+++ THE INPUT

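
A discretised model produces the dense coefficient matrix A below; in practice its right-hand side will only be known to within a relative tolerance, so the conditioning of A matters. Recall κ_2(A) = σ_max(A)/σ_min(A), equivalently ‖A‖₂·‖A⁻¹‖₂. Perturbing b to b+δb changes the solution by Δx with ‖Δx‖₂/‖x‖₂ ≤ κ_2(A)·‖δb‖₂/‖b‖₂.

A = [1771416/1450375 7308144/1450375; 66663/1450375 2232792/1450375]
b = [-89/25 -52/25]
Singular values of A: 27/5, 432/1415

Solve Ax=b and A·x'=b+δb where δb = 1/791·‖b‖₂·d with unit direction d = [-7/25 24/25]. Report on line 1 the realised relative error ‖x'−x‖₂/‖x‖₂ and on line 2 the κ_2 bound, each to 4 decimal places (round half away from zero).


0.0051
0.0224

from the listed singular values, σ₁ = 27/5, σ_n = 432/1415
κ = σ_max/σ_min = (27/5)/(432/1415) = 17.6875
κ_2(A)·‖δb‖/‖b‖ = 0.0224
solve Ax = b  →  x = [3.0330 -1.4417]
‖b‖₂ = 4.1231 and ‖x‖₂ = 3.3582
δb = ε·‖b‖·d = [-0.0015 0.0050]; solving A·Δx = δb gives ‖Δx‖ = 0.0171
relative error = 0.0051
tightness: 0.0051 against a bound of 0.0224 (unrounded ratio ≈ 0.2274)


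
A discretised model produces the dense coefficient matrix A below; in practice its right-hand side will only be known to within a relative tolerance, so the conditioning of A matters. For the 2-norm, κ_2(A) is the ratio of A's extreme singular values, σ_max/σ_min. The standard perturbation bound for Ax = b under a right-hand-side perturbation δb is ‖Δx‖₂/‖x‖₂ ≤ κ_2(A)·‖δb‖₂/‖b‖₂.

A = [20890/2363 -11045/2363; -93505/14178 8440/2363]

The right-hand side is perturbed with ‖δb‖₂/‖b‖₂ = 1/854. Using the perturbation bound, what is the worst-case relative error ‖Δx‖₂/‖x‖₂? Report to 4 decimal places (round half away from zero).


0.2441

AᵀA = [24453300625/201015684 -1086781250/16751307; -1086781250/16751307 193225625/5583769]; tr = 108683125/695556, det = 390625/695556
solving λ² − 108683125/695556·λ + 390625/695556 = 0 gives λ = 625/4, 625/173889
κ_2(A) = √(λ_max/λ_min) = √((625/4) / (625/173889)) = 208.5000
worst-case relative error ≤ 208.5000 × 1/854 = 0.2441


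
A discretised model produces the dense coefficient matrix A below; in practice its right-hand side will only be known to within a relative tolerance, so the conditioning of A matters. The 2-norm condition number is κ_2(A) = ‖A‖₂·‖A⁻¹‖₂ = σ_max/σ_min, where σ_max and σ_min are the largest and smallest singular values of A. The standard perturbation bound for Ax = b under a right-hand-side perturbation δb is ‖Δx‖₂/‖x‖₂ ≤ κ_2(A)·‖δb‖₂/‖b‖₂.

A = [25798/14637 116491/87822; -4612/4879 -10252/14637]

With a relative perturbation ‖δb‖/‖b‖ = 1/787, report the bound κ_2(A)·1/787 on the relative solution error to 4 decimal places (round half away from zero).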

++++++

• **PROMPT**: Without any change, reproduce the data in full.

• **TASK RESPONSE**:
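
A discretised model produces the dense coefficient matrix A below; in practice its right-hand side will only be known to within a relative tolerance, so the conditioning of A matters. Recall κ_2(A) = σ_max(A)/σ_min(A), equivalently ‖A‖₂·‖A⁻¹‖₂. Perturbing b to b+δb changes the solution by Δx with ‖Δx‖₂/‖x‖₂ ≤ κ_2(A)·‖δb‖₂/‖b‖₂.

A = [1771416/1450375 7308144/1450375; 66663/1450375 2232792/1450375]
b = [-89/25 -52/25]
Singular values of A: 27/5, 432/1415

Solve Ax=b and A·x'=b+δb where δb = 1/791·‖b‖₂·d with unit direction d = [-7/25 24/25]. Report on line 1 the realised relative error ‖x'−x‖₂/‖x‖₂ and on line 2 the κ_2 bound, each to 4 decimal places (round half away from zero).


0.0051
0.0224

from the listed singular values, σ₁ = 27/5, σ_n = 432/1415
κ = σ_max/σ_min = (27/5)/(432/1415) = 17.6875
κ_2(A)·‖δb‖/‖b‖ = 0.0224
solve Ax = b  →  x = [3.0330 -1.4417]
‖b‖₂ = 4.1231 and ‖x‖₂ = 3.3582
δb = ε·‖b‖·d = [-0.0015 0.0050]; solving A·Δx = δb gives ‖Δx‖ = 0.0171
relative error = 0.0051
tightness: 0.0051 against a bound of 0.0224 (unrounded ratio ≈ 0.2274)


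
A discretised model produces the dense coefficient matrix A below; in practice its right-hand side will only be known to within a relative tolerance, so the conditioning of A matters. For the 2-norm, κ_2(A) is the ratio of A's extreme singular values, σ_max/σ_min. The standard perturbation bound for Ax = b under a right-hand-side perturbation δb is ‖Δx‖₂/‖x‖₂ ≤ κ_2(A)·‖δb‖₂/‖b‖₂.

A = [20890/2363 -11045/2363; -93505/14178 8440/2363]

The right-hand side is perturbed with ‖δb‖₂/‖b‖₂ = 1/854. Using the perturbation bound, what is the worst-case relative error ‖Δx‖₂/‖x‖₂? Report to 4 decimal places (round half away from zero).


0.2441

AᵀA = [24453300625/201015684 -1086781250/16751307; -1086781250/16751307 193225625/5583769]; tr = 108683125/695556, det = 390625/695556
solving λ² − 108683125/695556·λ + 390625/695556 = 0 gives λ = 625/4, 625/173889
κ_2(A) = √(λ_max/λ_min) = √((625/4) / (625/173889)) = 208.5000
worst-case relative error ≤ 208.5000 × 1/854 = 0.2441


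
A discretised model produces the dense coefficient matrix A below; in practice its right-hand side will only be known to within a relative tolerance, so the conditioning of A matters. The 2-norm condition number is κ_2(A) = ‖A‖₂·‖A⁻¹‖₂ = σ_max/σ_min, where σ_max and σ_min are the largest and smallest singular values of A. The standard perturbation bound for Ax = b under a right-hand-side perturbation δb is ‖Δx‖₂/‖x‖₂ ≤ κ_2(A)·‖δb‖₂/‖b‖₂.

A = [25798/14637 116491/87822; -4612/4879 -10252/14637]

With a relative perturbation ‖δb‖/‖b‖ = 1/787, report the bound κ_2(A)·1/787 on the relative solution error to 4 decimal places (round half away from zero).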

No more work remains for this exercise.